» ASSIGNED TASK: The response must restate all of the data word for word.

== SOURCE INFORMATION ==

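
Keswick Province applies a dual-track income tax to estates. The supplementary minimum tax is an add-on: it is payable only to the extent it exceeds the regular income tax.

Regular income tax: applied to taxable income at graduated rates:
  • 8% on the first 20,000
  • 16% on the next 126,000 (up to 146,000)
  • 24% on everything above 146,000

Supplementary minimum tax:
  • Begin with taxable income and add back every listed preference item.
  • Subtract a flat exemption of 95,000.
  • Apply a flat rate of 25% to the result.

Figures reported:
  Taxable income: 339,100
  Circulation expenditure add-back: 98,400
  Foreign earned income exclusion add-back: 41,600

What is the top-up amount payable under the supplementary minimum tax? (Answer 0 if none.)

Regular income tax:
  20,000 × 8% = 1,600
  126,000 × 16% = 20,160
  193,100 × 24% = 46,344
  → 68,104

Supplementary minimum tax:
  Adjusted income: 339,100 + 98,400 + 41,600 = 479,100
  Less exemption 95,000 → base 384,100
  384,100 × 25% = 96,025

Excess of supplementary minimum tax over regular income tax: 96,025 − 68,104 = 27,921.

27,921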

===

» RESPONSE:
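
Keswick Province applies a dual-track income tax to estates. The supplementary minimum tax is an add-on: it is payable only to the extent it exceeds the regular income tax.

Regular income tax: applied to taxable income at graduated rates:
  • 8% on the first 20,000
  • 16% on the next 126,000 (up to 146,000)
  • 24% on everything above 146,000

Supplementary minimum tax:
  • Begin with taxable income and add back every listed preference item.
  • Subtract a flat exemption of 95,000.
  • Apply a flat rate of 25% to the result.

Figures reported:
  Taxable income: 339,100
  Circulation expenditure add-back: 98,400
  Foreign earned income exclusion add-back: 41,600

What is the top-up amount payable under the supplementary minimum tax? (Answer 0 if none.)

Regular income tax:
  20,000 × 8% = 1,600
  126,000 × 16% = 20,160
  193,100 × 24% = 46,344
  → 68,104

Supplementary minimum tax:
  Adjusted income: 339,100 + 98,400 + 41,600 = 479,100
  Less exemption 95,000 → base 384,100
  384,100 × 25% = 96,025

Excess of supplementary minimum tax over regular income tax: 96,025 − 68,104 = 27,921.

27,921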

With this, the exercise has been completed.